DATA FOR REVIEW below:
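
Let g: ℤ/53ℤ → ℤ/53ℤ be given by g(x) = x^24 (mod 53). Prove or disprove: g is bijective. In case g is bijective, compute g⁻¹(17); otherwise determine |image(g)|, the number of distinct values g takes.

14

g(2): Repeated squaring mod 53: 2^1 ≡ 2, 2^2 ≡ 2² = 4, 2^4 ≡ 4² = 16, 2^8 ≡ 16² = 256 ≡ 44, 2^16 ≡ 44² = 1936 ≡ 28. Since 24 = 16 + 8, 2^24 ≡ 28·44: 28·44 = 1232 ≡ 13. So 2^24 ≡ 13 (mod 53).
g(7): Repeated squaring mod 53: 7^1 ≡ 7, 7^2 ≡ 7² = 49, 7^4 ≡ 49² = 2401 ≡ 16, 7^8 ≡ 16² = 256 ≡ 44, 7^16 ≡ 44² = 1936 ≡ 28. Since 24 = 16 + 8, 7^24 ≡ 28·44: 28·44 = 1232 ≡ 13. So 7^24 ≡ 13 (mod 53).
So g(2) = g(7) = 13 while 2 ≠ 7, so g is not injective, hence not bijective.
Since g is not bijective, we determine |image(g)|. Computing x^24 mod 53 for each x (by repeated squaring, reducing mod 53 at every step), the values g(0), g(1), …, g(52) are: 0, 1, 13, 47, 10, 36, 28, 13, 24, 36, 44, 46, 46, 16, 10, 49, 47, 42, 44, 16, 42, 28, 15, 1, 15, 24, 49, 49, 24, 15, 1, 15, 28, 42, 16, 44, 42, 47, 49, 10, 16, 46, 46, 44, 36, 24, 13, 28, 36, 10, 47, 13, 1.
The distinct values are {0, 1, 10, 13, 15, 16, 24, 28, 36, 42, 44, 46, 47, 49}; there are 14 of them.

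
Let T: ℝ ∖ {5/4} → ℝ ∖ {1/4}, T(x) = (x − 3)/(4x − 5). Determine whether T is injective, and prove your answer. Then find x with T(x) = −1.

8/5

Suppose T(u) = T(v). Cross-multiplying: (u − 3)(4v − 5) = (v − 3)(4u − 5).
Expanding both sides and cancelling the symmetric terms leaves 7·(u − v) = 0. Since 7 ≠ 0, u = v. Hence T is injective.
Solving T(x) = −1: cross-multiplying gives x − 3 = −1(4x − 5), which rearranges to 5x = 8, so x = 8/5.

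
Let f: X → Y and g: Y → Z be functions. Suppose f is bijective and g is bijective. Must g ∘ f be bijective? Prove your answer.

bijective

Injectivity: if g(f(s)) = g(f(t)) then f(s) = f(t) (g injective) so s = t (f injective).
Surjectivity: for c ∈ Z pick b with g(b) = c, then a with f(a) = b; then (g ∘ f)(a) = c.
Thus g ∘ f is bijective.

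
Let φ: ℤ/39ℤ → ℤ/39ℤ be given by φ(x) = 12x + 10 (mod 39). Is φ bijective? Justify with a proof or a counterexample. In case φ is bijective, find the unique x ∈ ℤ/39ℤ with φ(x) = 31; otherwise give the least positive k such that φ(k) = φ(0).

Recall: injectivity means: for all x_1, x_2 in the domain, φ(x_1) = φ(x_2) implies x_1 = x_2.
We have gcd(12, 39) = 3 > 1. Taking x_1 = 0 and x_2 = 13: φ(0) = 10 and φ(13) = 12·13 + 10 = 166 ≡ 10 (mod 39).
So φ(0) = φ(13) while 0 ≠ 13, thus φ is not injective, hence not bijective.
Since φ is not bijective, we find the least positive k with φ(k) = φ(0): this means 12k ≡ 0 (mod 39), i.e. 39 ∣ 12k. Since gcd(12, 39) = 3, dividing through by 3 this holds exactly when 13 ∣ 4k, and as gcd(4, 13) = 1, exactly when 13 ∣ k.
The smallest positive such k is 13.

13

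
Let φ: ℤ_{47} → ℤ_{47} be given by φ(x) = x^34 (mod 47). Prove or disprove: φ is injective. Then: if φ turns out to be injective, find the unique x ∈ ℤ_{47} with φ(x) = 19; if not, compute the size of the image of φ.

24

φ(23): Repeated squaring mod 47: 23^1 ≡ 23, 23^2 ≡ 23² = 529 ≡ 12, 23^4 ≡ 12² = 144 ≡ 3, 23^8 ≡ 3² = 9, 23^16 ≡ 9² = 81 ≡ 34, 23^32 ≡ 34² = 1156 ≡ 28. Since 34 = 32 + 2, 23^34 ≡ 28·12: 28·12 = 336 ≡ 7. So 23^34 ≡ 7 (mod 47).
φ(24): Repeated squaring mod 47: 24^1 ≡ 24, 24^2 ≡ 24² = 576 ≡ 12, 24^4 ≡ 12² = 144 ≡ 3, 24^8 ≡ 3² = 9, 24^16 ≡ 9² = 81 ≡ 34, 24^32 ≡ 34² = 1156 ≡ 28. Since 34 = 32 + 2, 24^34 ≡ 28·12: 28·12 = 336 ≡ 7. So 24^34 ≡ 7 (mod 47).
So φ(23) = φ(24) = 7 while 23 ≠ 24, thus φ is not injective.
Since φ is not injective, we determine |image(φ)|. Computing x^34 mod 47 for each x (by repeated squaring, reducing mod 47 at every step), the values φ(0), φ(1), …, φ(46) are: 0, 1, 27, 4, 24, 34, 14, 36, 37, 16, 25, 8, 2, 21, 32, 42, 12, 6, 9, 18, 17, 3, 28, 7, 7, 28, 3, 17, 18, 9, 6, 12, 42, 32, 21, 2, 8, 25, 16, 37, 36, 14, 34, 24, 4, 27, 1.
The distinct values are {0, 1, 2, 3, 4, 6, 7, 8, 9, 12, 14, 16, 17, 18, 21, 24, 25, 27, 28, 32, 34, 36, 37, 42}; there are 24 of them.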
End of DATA FOR REVIEW.
> **TASK STATEMENT**: Nothing in the entries above may be left out; retype them all exactly.

> **ANSWER TO THIS TASK**:
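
Let g: ℤ/53ℤ → ℤ/53ℤ be given by g(x) = x^24 (mod 53). Prove or disprove: g is bijective. In case g is bijective, compute g⁻¹(17); otherwise determine |image(g)|, the number of distinct values g takes.

14

g(2): Repeated squaring mod 53: 2^1 ≡ 2, 2^2 ≡ 2² = 4, 2^4 ≡ 4² = 16, 2^8 ≡ 16² = 256 ≡ 44, 2^16 ≡ 44² = 1936 ≡ 28. Since 24 = 16 + 8, 2^24 ≡ 28·44: 28·44 = 1232 ≡ 13. So 2^24 ≡ 13 (mod 53).
g(7): Repeated squaring mod 53: 7^1 ≡ 7, 7^2 ≡ 7² = 49, 7^4 ≡ 49² = 2401 ≡ 16, 7^8 ≡ 16² = 256 ≡ 44, 7^16 ≡ 44² = 1936 ≡ 28. Since 24 = 16 + 8, 7^24 ≡ 28·44: 28·44 = 1232 ≡ 13. So 7^24 ≡ 13 (mod 53).
So g(2) = g(7) = 13 while 2 ≠ 7, so g is not injective, hence not bijective.
Since g is not bijective, we determine |image(g)|. Computing x^24 mod 53 for each x (by repeated squaring, reducing mod 53 at every step), the values g(0), g(1), …, g(52) are: 0, 1, 13, 47, 10, 36, 28, 13, 24, 36, 44, 46, 46, 16, 10, 49, 47, 42, 44, 16, 42, 28, 15, 1, 15, 24, 49, 49, 24, 15, 1, 15, 28, 42, 16, 44, 42, 47, 49, 10, 16, 46, 46, 44, 36, 24, 13, 28, 36, 10, 47, 13, 1.
The distinct values are {0, 1, 10, 13, 15, 16, 24, 28, 36, 42, 44, 46, 47, 49}; there are 14 of them.

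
Let T: ℝ ∖ {5/4} → ℝ ∖ {1/4}, T(x) = (x − 3)/(4x − 5). Determine whether T is injective, and prove your answer. Then find x with T(x) = −1.

8/5

Suppose T(u) = T(v). Cross-multiplying: (u − 3)(4v − 5) = (v − 3)(4u − 5).
Expanding both sides and cancelling the symmetric terms leaves 7·(u − v) = 0. Since 7 ≠ 0, u = v. Hence T is injective.
Solving T(x) = −1: cross-multiplying gives x − 3 = −1(4x − 5), which rearranges to 5x = 8, so x = 8/5.

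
Let f: X → Y and g: Y → Z be functions. Suppose f is bijective and g is bijective. Must g ∘ f be bijective? Prove your answer.

bijective

Injectivity: if g(f(s)) = g(f(t)) then f(s) = f(t) (g injective) so s = t (f injective).
Surjectivity: for c ∈ Z pick b with g(b) = c, then a with f(a) = b; then (g ∘ f)(a) = c.
Thus g ∘ f is bijective.

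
Let φ: ℤ/39ℤ → ℤ/39ℤ be given by φ(x) = 12x + 10 (mod 39). Is φ bijective? Justify with a proof or a counterexample. In case φ is bijective, find the unique x ∈ ℤ/39ℤ with φ(x) = 31; otherwise give the least positive k such that φ(k) = φ(0).

Recall: injectivity means: for all x_1, x_2 in the domain, φ(x_1) = φ(x_2) implies x_1 = x_2.
We have gcd(12, 39) = 3 > 1. Taking x_1 = 0 and x_2 = 13: φ(0) = 10 and φ(13) = 12·13 + 10 = 166 ≡ 10 (mod 39).
So φ(0) = φ(13) while 0 ≠ 13, thus φ is not injective, hence not bijective.
Since φ is not bijective, we find the least positive k with φ(k) = φ(0): this means 12k ≡ 0 (mod 39), i.e. 39 ∣ 12k. Since gcd(12, 39) = 3, dividing through by 3 this holds exactly when 13 ∣ 4k, and as gcd(4, 13) = 1, exactly when 13 ∣ k.
The smallest positive such k is 13.

13

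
Let φ: ℤ_{47} → ℤ_{47} be given by φ(x) = x^34 (mod 47). Prove or disprove: φ is injective. Then: if φ turns out to be injective, find the unique x ∈ ℤ_{47} with φ(x) = 19; if not, compute the size of the image of φ.

24

φ(23): Repeated squaring mod 47: 23^1 ≡ 23, 23^2 ≡ 23² = 529 ≡ 12, 23^4 ≡ 12² = 144 ≡ 3, 23^8 ≡ 3² = 9, 23^16 ≡ 9² = 81 ≡ 34, 23^32 ≡ 34² = 1156 ≡ 28. Since 34 = 32 + 2, 23^34 ≡ 28·12: 28·12 = 336 ≡ 7. So 23^34 ≡ 7 (mod 47).
φ(24): Repeated squaring mod 47: 24^1 ≡ 24, 24^2 ≡ 24² = 576 ≡ 12, 24^4 ≡ 12² = 144 ≡ 3, 24^8 ≡ 3² = 9, 24^16 ≡ 9² = 81 ≡ 34, 24^32 ≡ 34² = 1156 ≡ 28. Since 34 = 32 + 2, 24^34 ≡ 28·12: 28·12 = 336 ≡ 7. So 24^34 ≡ 7 (mod 47).
So φ(23) = φ(24) = 7 while 23 ≠ 24, thus φ is not injective.
Since φ is not injective, we determine |image(φ)|. Computing x^34 mod 47 for each x (by repeated squaring, reducing mod 47 at every step), the values φ(0), φ(1), …, φ(46) are: 0, 1, 27, 4, 24, 34, 14, 36, 37, 16, 25, 8, 2, 21, 32, 42, 12, 6, 9, 18, 17, 3, 28, 7, 7, 28, 3, 17, 18, 9, 6, 12, 42, 32, 21, 2, 8, 25, 16, 37, 36, 14, 34, 24, 4, 27, 1.
The distinct values are {0, 1, 2, 3, 4, 6, 7, 8, 9, 12, 14, 16, 17, 18, 21, 24, 25, 27, 28, 32, 34, 36, 37, 42}; there are 24 of them.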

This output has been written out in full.